=== Section Start ===

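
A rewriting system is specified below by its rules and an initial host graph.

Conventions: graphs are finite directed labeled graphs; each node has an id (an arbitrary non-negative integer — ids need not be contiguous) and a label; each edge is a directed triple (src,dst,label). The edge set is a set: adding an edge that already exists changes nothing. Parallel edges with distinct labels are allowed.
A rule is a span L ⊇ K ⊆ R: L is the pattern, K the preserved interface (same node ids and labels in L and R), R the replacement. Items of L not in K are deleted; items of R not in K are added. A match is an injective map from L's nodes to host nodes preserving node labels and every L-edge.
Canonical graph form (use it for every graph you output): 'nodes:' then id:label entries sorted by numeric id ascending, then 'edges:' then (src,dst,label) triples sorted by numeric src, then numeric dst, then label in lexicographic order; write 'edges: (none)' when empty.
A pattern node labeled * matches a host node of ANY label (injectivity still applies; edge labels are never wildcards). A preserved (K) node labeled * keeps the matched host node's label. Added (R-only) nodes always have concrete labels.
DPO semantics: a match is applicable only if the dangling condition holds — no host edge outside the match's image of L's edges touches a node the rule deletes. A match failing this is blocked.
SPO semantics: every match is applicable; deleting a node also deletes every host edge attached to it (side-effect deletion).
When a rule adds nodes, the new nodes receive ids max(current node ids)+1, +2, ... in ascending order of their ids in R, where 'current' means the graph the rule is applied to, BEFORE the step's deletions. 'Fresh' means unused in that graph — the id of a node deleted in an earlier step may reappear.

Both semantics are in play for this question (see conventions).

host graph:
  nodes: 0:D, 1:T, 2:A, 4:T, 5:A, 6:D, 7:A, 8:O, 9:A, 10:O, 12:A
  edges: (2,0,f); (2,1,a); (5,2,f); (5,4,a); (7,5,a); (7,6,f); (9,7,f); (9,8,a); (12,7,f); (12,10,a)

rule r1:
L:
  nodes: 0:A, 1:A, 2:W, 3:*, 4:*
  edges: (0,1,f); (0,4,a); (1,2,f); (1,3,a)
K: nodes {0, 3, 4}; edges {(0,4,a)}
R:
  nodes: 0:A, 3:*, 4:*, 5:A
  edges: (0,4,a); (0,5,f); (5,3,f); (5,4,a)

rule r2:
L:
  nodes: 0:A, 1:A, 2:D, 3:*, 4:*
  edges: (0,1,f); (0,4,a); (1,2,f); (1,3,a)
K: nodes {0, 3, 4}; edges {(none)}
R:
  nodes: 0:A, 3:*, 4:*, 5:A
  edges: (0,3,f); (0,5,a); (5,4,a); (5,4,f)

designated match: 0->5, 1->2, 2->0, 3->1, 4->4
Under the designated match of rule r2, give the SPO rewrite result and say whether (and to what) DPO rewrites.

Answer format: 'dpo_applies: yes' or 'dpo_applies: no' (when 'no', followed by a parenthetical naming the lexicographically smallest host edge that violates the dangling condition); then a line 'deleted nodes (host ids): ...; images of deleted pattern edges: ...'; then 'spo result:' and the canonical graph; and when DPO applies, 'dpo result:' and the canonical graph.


dpo_applies: yes
deleted nodes (host ids): 0, 2; images of deleted pattern edges: (2,0,f); (2,1,a); (5,2,f); (5,4,a)
spo result:
nodes: 1:T, 4:T, 5:A, 6:D, 7:A, 8:O, 9:A, 10:O, 12:A, 13:A
edges: (5,1,f); (5,13,a); (7,5,a); (7,6,f); (9,7,f); (9,8,a); (12,7,f); (12,10,a); (13,4,a); (13,4,f)
dpo result:
nodes: 1:T, 4:T, 5:A, 6:D, 7:A, 8:O, 9:A, 10:O, 12:A, 13:A
edges: (5,1,f); (5,13,a); (7,5,a); (7,6,f); (9,7,f); (9,8,a); (12,7,f); (12,10,a); (13,4,a); (13,4,f)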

=== Section End ===

** WORK TO BE COMPLETED **
Each record above should be transcribed exactly.

** RESULT FOR THIS TASK **
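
A rewriting system is specified below by its rules and an initial host graph.

Conventions: graphs are finite directed labeled graphs; each node has an id (an arbitrary non-negative integer — ids need not be contiguous) and a label; each edge is a directed triple (src,dst,label). The edge set is a set: adding an edge that already exists changes nothing. Parallel edges with distinct labels are allowed.
A rule is a span L ⊇ K ⊆ R: L is the pattern, K the preserved interface (same node ids and labels in L and R), R the replacement. Items of L not in K are deleted; items of R not in K are added. A match is an injective map from L's nodes to host nodes preserving node labels and every L-edge.
Canonical graph form (use it for every graph you output): 'nodes:' then id:label entries sorted by numeric id ascending, then 'edges:' then (src,dst,label) triples sorted by numeric src, then numeric dst, then label in lexicographic order; write 'edges: (none)' when empty.
A pattern node labeled * matches a host node of ANY label (injectivity still applies; edge labels are never wildcards). A preserved (K) node labeled * keeps the matched host node's label. Added (R-only) nodes always have concrete labels.
DPO semantics: a match is applicable only if the dangling condition holds — no host edge outside the match's image of L's edges touches a node the rule deletes. A match failing this is blocked.
SPO semantics: every match is applicable; deleting a node also deletes every host edge attached to it (side-effect deletion).
When a rule adds nodes, the new nodes receive ids max(current node ids)+1, +2, ... in ascending order of their ids in R, where 'current' means the graph the rule is applied to, BEFORE the step's deletions. 'Fresh' means unused in that graph — the id of a node deleted in an earlier step may reappear.

Both semantics are in play for this question (see conventions).

host graph:
  nodes: 0:D, 1:T, 2:A, 4:T, 5:A, 6:D, 7:A, 8:O, 9:A, 10:O, 12:A
  edges: (2,0,f); (2,1,a); (5,2,f); (5,4,a); (7,5,a); (7,6,f); (9,7,f); (9,8,a); (12,7,f); (12,10,a)

rule r1:
L:
  nodes: 0:A, 1:A, 2:W, 3:*, 4:*
  edges: (0,1,f); (0,4,a); (1,2,f); (1,3,a)
K: nodes {0, 3, 4}; edges {(0,4,a)}
R:
  nodes: 0:A, 3:*, 4:*, 5:A
  edges: (0,4,a); (0,5,f); (5,3,f); (5,4,a)

rule r2:
L:
  nodes: 0:A, 1:A, 2:D, 3:*, 4:*
  edges: (0,1,f); (0,4,a); (1,2,f); (1,3,a)
K: nodes {0, 3, 4}; edges {(none)}
R:
  nodes: 0:A, 3:*, 4:*, 5:A
  edges: (0,3,f); (0,5,a); (5,4,a); (5,4,f)

designated match: 0->5, 1->2, 2->0, 3->1, 4->4
Under the designated match of rule r2, give the SPO rewrite result and say whether (and to what) DPO rewrites.

Answer format: 'dpo_applies: yes' or 'dpo_applies: no' (when 'no', followed by a parenthetical naming the lexicographically smallest host edge that violates the dangling condition); then a line 'deleted nodes (host ids): ...; images of deleted pattern edges: ...'; then 'spo result:' and the canonical graph; and when DPO applies, 'dpo result:' and the canonical graph.


dpo_applies: yes
deleted nodes (host ids): 0, 2; images of deleted pattern edges: (2,0,f); (2,1,a); (5,2,f); (5,4,a)
spo result:
nodes: 1:T, 4:T, 5:A, 6:D, 7:A, 8:O, 9:A, 10:O, 12:A, 13:A
edges: (5,1,f); (5,13,a); (7,5,a); (7,6,f); (9,7,f); (9,8,a); (12,7,f); (12,10,a); (13,4,a); (13,4,f)
dpo result:
nodes: 1:T, 4:T, 5:A, 6:D, 7:A, 8:O, 9:A, 10:O, 12:A, 13:A
edges: (5,1,f); (5,13,a); (7,5,a); (7,6,f); (9,7,f); (9,8,a); (12,7,f); (12,10,a); (13,4,a); (13,4,f)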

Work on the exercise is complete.